| TASK DETAILS |
Would you please output the data exactly, omitting no line?

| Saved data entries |
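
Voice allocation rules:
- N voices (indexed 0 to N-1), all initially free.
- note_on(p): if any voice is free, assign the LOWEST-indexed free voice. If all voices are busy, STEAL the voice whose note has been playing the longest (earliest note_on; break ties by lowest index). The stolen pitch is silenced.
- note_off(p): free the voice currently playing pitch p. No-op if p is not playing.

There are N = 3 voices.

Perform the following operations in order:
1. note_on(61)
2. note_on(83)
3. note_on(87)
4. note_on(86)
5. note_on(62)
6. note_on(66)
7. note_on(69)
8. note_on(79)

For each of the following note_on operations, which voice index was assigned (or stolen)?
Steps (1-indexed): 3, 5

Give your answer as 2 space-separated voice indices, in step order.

Op 1: note_on(61): voice 0 is free -> assigned | voices=[61 - -]
Op 2: note_on(83): voice 1 is free -> assigned | voices=[61 83 -]
Op 3: note_on(87): voice 2 is free -> assigned | voices=[61 83 87]
Op 4: note_on(86): all voices busy, STEAL voice 0 (pitch 61, oldest) -> assign | voices=[86 83 87]
Op 5: note_on(62): all voices busy, STEAL voice 1 (pitch 83, oldest) -> assign | voices=[86 62 87]
Op 6: note_on(66): all voices busy, STEAL voice 2 (pitch 87, oldest) -> assign | voices=[86 62 66]
Op 7: note_on(69): all voices busy, STEAL voice 0 (pitch 86, oldest) -> assign | voices=[69 62 66]
Op 8: note_on(79): all voices busy, STEAL voice 1 (pitch 62, oldest) -> assign | voices=[69 79 66]

Answer: 2 1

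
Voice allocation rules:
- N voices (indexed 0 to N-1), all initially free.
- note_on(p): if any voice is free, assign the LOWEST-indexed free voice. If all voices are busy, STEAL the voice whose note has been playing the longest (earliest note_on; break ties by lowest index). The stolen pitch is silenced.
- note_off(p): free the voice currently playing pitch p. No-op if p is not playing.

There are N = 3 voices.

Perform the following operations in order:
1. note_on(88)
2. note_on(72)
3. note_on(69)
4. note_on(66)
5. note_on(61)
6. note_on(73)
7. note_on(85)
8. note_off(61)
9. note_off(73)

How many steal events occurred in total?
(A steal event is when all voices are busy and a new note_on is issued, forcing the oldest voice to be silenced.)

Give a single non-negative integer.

Answer: 4

Derivation:
Op 1: note_on(88): voice 0 is free -> assigned | voices=[88 - -]
Op 2: note_on(72): voice 1 is free -> assigned | voices=[88 72 -]
Op 3: note_on(69): voice 2 is free -> assigned | voices=[88 72 69]
Op 4: note_on(66): all voices busy, STEAL voice 0 (pitch 88, oldest) -> assign | voices=[66 72 69]
Op 5: note_on(61): all voices busy, STEAL voice 1 (pitch 72, oldest) -> assign | voices=[66 61 69]
Op 6: note_on(73): all voices busy, STEAL voice 2 (pitch 69, oldest) -> assign | voices=[66 61 73]
Op 7: note_on(85): all voices busy, STEAL voice 0 (pitch 66, oldest) -> assign | voices=[85 61 73]
Op 8: note_off(61): free voice 1 | voices=[85 - 73]
Op 9: note_off(73): free voice 2 | voices=[85 - -]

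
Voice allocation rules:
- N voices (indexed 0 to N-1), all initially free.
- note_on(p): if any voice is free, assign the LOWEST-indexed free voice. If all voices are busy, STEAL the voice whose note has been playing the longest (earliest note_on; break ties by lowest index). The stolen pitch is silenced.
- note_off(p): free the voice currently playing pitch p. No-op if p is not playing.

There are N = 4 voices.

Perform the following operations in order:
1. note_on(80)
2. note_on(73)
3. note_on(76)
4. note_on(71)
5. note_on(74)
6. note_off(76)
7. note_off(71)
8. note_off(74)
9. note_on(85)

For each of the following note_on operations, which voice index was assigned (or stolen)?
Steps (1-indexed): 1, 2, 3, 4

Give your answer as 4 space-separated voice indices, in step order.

Answer: 0 1 2 3

Derivation:
Op 1: note_on(80): voice 0 is free -> assigned | voices=[80 - - -]
Op 2: note_on(73): voice 1 is free -> assigned | voices=[80 73 - -]
Op 3: note_on(76): voice 2 is free -> assigned | voices=[80 73 76 -]
Op 4: note_on(71): voice 3 is free -> assigned | voices=[80 73 76 71]
Op 5: note_on(74): all voices busy, STEAL voice 0 (pitch 80, oldest) -> assign | voices=[74 73 76 71]
Op 6: note_off(76): free voice 2 | voices=[74 73 - 71]
Op 7: note_off(71): free voice 3 | voices=[74 73 - -]
Op 8: note_off(74): free voice 0 | voices=[- 73 - -]
Op 9: note_on(85): voice 0 is free -> assigned | voices=[85 73 - -]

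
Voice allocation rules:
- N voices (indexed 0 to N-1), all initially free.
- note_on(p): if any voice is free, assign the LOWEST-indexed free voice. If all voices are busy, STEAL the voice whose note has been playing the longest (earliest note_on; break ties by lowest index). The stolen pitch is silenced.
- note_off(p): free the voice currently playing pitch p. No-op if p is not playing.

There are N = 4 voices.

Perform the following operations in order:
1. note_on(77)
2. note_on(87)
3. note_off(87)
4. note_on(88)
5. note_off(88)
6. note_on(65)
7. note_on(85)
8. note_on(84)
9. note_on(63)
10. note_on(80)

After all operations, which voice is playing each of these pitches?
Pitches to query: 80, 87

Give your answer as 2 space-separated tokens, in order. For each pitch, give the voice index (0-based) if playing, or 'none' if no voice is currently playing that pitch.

Op 1: note_on(77): voice 0 is free -> assigned | voices=[77 - - -]
Op 2: note_on(87): voice 1 is free -> assigned | voices=[77 87 - -]
Op 3: note_off(87): free voice 1 | voices=[77 - - -]
Op 4: note_on(88): voice 1 is free -> assigned | voices=[77 88 - -]
Op 5: note_off(88): free voice 1 | voices=[77 - - -]
Op 6: note_on(65): voice 1 is free -> assigned | voices=[77 65 - -]
Op 7: note_on(85): voice 2 is free -> assigned | voices=[77 65 85 -]
Op 8: note_on(84): voice 3 is free -> assigned | voices=[77 65 85 84]
Op 9: note_on(63): all voices busy, STEAL voice 0 (pitch 77, oldest) -> assign | voices=[63 65 85 84]
Op 10: note_on(80): all voices busy, STEAL voice 1 (pitch 65, oldest) -> assign | voices=[63 80 85 84]

Answer: 1 none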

| EXERCISE ANSWER |
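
Voice allocation rules:
- N voices (indexed 0 to N-1), all initially free.
- note_on(p): if any voice is free, assign the LOWEST-indexed free voice. If all voices are busy, STEAL the voice whose note has been playing the longest (earliest note_on; break ties by lowest index). The stolen pitch is silenced.
- note_off(p): free the voice currently playing pitch p. No-op if p is not playing.

There are N = 3 voices.

Perform the following operations in order:
1. note_on(61)
2. note_on(83)
3. note_on(87)
4. note_on(86)
5. note_on(62)
6. note_on(66)
7. note_on(69)
8. note_on(79)

For each of the following note_on operations, which voice index was assigned (or stolen)?
Steps (1-indexed): 3, 5

Give your answer as 2 space-separated voice indices, in step order.

Op 1: note_on(61): voice 0 is free -> assigned | voices=[61 - -]
Op 2: note_on(83): voice 1 is free -> assigned | voices=[61 83 -]
Op 3: note_on(87): voice 2 is free -> assigned | voices=[61 83 87]
Op 4: note_on(86): all voices busy, STEAL voice 0 (pitch 61, oldest) -> assign | voices=[86 83 87]
Op 5: note_on(62): all voices busy, STEAL voice 1 (pitch 83, oldest) -> assign | voices=[86 62 87]
Op 6: note_on(66): all voices busy, STEAL voice 2 (pitch 87, oldest) -> assign | voices=[86 62 66]
Op 7: note_on(69): all voices busy, STEAL voice 0 (pitch 86, oldest) -> assign | voices=[69 62 66]
Op 8: note_on(79): all voices busy, STEAL voice 1 (pitch 62, oldest) -> assign | voices=[69 79 66]

Answer: 2 1

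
Voice allocation rules:
- N voices (indexed 0 to N-1), all initially free.
- note_on(p): if any voice is free, assign the LOWEST-indexed free voice. If all voices are busy, STEAL the voice whose note has been playing the longest (earliest note_on; break ties by lowest index). The stolen pitch is silenced.
- note_off(p): free the voice currently playing pitch p. No-op if p is not playing.

There are N = 3 voices.

Perform the following operations in order:
1. note_on(88)
2. note_on(72)
3. note_on(69)
4. note_on(66)
5. note_on(61)
6. note_on(73)
7. note_on(85)
8. note_off(61)
9. note_off(73)

How many steal events occurred in total?
(A steal event is when all voices are busy and a new note_on is issued, forcing the oldest voice to be silenced.)

Give a single non-negative integer.

Answer: 4

Derivation:
Op 1: note_on(88): voice 0 is free -> assigned | voices=[88 - -]
Op 2: note_on(72): voice 1 is free -> assigned | voices=[88 72 -]
Op 3: note_on(69): voice 2 is free -> assigned | voices=[88 72 69]
Op 4: note_on(66): all voices busy, STEAL voice 0 (pitch 88, oldest) -> assign | voices=[66 72 69]
Op 5: note_on(61): all voices busy, STEAL voice 1 (pitch 72, oldest) -> assign | voices=[66 61 69]
Op 6: note_on(73): all voices busy, STEAL voice 2 (pitch 69, oldest) -> assign | voices=[66 61 73]
Op 7: note_on(85): all voices busy, STEAL voice 0 (pitch 66, oldest) -> assign | voices=[85 61 73]
Op 8: note_off(61): free voice 1 | voices=[85 - 73]
Op 9: note_off(73): free voice 2 | voices=[85 - -]

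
Voice allocation rules:
- N voices (indexed 0 to N-1), all initially free.
- note_on(p): if any voice is free, assign the LOWEST-indexed free voice. If all voices are busy, STEAL the voice whose note has been playing the longest (earliest note_on; break ties by lowest index). The stolen pitch is silenced.
- note_off(p): free the voice currently playing pitch p. No-op if p is not playing.

There are N = 4 voices.

Perform the following operations in order:
1. note_on(80)
2. note_on(73)
3. note_on(76)
4. note_on(71)
5. note_on(74)
6. note_off(76)
7. note_off(71)
8. note_off(74)
9. note_on(85)

For each of the following note_on operations, which voice index was assigned (or stolen)?
Steps (1-indexed): 1, 2, 3, 4

Give your answer as 4 space-separated voice indices, in step order.

Answer: 0 1 2 3

Derivation:
Op 1: note_on(80): voice 0 is free -> assigned | voices=[80 - - -]
Op 2: note_on(73): voice 1 is free -> assigned | voices=[80 73 - -]
Op 3: note_on(76): voice 2 is free -> assigned | voices=[80 73 76 -]
Op 4: note_on(71): voice 3 is free -> assigned | voices=[80 73 76 71]
Op 5: note_on(74): all voices busy, STEAL voice 0 (pitch 80, oldest) -> assign | voices=[74 73 76 71]
Op 6: note_off(76): free voice 2 | voices=[74 73 - 71]
Op 7: note_off(71): free voice 3 | voices=[74 73 - -]
Op 8: note_off(74): free voice 0 | voices=[- 73 - -]
Op 9: note_on(85): voice 0 is free -> assigned | voices=[85 73 - -]

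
Voice allocation rules:
- N voices (indexed 0 to N-1), all initially free.
- note_on(p): if any voice is free, assign the LOWEST-indexed free voice. If all voices are busy, STEAL the voice whose note has been playing the longest (earliest note_on; break ties by lowest index). The stolen pitch is silenced.
- note_off(p): free the voice currently playing pitch p. No-op if p is not playing.

There are N = 4 voices.

Perform the following operations in order:
1. note_on(77)
2. note_on(87)
3. note_off(87)
4. note_on(88)
5. note_off(88)
6. note_on(65)
7. note_on(85)
8. note_on(84)
9. note_on(63)
10. note_on(80)

After all operations, which voice is playing each of these pitches?
Pitches to query: 80, 87

Give your answer as 2 space-separated tokens, in order. For each pitch, give the voice index (0-based) if playing, or 'none' if no voice is currently playing that pitch.

Op 1: note_on(77): voice 0 is free -> assigned | voices=[77 - - -]
Op 2: note_on(87): voice 1 is free -> assigned | voices=[77 87 - -]
Op 3: note_off(87): free voice 1 | voices=[77 - - -]
Op 4: note_on(88): voice 1 is free -> assigned | voices=[77 88 - -]
Op 5: note_off(88): free voice 1 | voices=[77 - - -]
Op 6: note_on(65): voice 1 is free -> assigned | voices=[77 65 - -]
Op 7: note_on(85): voice 2 is free -> assigned | voices=[77 65 85 -]
Op 8: note_on(84): voice 3 is free -> assigned | voices=[77 65 85 84]
Op 9: note_on(63): all voices busy, STEAL voice 0 (pitch 77, oldest) -> assign | voices=[63 65 85 84]
Op 10: note_on(80): all voices busy, STEAL voice 1 (pitch 65, oldest) -> assign | voices=[63 80 85 84]

Answer: 1 none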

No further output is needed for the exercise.